[Opening Source data section]
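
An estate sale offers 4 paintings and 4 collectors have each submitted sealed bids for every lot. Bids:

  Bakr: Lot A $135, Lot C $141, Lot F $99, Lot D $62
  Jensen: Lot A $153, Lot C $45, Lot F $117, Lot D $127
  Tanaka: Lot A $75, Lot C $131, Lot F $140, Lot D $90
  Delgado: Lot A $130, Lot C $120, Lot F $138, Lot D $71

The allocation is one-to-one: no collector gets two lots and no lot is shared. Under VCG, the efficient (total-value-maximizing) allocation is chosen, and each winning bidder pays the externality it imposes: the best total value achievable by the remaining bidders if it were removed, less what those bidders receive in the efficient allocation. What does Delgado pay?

Delgado pays $26.

Efficient allocation: Bakr→Lot C ($141), Jensen→Lot D ($127), Tanaka→Lot F ($140), Delgado→Lot A ($130); total welfare W = $538.
Delgado receives Lot A at value $130, so the others get W − 130 = $408.
Without Delgado: best allocation of the remaining 3 bidders over all 4 lots is Bakr→Lot C ($141), Jensen→Lot A ($153), Tanaka→Lot F ($140), total $434.
VCG payment = (others' best without Delgado) − (others' welfare with Delgado) = 434 − 408 = $26.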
[Closing Source data section]
▸ **Assignment**
Copy every line of the data above, beginning with the first and ending with the line that contains "Delgado: Lot A", and give nothing more.

▸ **Expected answer**
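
An estate sale offers 4 paintings and 4 collectors have each submitted sealed bids for every lot. Bids:

  Bakr: Lot A $135, Lot C $141, Lot F $99, Lot D $62
  Jensen: Lot A $153, Lot C $45, Lot F $117, Lot D $127
  Tanaka: Lot A $75, Lot C $131, Lot F $140, Lot D $90
  Delgado: Lot A $130, Lot C $120, Lot F $138, Lot D $71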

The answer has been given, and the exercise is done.